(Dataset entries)
*** Begin section ***

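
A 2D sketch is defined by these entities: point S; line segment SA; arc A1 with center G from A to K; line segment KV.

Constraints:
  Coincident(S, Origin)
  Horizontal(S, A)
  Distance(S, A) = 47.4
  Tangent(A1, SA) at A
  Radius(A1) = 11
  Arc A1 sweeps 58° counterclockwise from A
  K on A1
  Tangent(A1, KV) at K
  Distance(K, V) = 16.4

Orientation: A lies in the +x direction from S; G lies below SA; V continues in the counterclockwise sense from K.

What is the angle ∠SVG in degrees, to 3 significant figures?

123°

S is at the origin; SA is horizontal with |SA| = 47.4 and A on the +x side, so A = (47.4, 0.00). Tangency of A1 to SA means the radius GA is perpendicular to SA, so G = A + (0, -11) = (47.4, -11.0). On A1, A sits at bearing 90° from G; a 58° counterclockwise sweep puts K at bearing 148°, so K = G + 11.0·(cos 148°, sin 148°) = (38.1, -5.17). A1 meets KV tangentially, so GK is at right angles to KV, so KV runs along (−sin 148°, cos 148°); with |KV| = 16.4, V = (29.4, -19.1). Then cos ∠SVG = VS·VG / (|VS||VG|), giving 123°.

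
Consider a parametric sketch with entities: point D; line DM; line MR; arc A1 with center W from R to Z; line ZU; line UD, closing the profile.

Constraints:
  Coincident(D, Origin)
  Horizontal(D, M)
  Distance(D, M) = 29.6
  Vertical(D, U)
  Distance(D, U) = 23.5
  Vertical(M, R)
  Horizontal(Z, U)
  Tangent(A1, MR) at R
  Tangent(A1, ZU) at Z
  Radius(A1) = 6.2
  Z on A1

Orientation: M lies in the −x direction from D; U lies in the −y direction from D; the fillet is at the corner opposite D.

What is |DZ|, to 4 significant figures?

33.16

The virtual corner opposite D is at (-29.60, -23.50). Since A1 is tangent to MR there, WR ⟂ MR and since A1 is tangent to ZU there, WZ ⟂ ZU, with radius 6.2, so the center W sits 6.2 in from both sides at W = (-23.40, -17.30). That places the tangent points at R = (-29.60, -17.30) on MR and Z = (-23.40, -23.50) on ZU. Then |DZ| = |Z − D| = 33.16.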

*** End section ***

**What you will do**: Transcribe the data above in full, exactly.

**Answer to this task**:
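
A 2D sketch is defined by these entities: point S; line segment SA; arc A1 with center G from A to K; line segment KV.

Constraints:
  Coincident(S, Origin)
  Horizontal(S, A)
  Distance(S, A) = 47.4
  Tangent(A1, SA) at A
  Radius(A1) = 11
  Arc A1 sweeps 58° counterclockwise from A
  K on A1
  Tangent(A1, KV) at K
  Distance(K, V) = 16.4

Orientation: A lies in the +x direction from S; G lies below SA; V continues in the counterclockwise sense from K.

What is the angle ∠SVG in degrees, to 3 significant figures?

123°

S is at the origin; SA is horizontal with |SA| = 47.4 and A on the +x side, so A = (47.4, 0.00). Tangency of A1 to SA means the radius GA is perpendicular to SA, so G = A + (0, -11) = (47.4, -11.0). On A1, A sits at bearing 90° from G; a 58° counterclockwise sweep puts K at bearing 148°, so K = G + 11.0·(cos 148°, sin 148°) = (38.1, -5.17). A1 meets KV tangentially, so GK is at right angles to KV, so KV runs along (−sin 148°, cos 148°); with |KV| = 16.4, V = (29.4, -19.1). Then cos ∠SVG = VS·VG / (|VS||VG|), giving 123°.

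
Consider a parametric sketch with entities: point D; line DM; line MR; arc A1 with center W from R to Z; line ZU; line UD, closing the profile.

Constraints:
  Coincident(D, Origin)
  Horizontal(D, M)
  Distance(D, M) = 29.6
  Vertical(D, U)
  Distance(D, U) = 23.5
  Vertical(M, R)
  Horizontal(Z, U)
  Tangent(A1, MR) at R
  Tangent(A1, ZU) at Z
  Radius(A1) = 6.2
  Z on A1

Orientation: M lies in the −x direction from D; U lies in the −y direction from D; the fillet is at the corner opposite D.

What is |DZ|, to 4 significant figures?

33.16

The virtual corner opposite D is at (-29.60, -23.50). Since A1 is tangent to MR there, WR ⟂ MR and since A1 is tangent to ZU there, WZ ⟂ ZU, with radius 6.2, so the center W sits 6.2 in from both sides at W = (-23.40, -17.30). That places the tangent points at R = (-29.60, -17.30) on MR and Z = (-23.40, -23.50) on ZU. Then |DZ| = |Z − D| = 33.16.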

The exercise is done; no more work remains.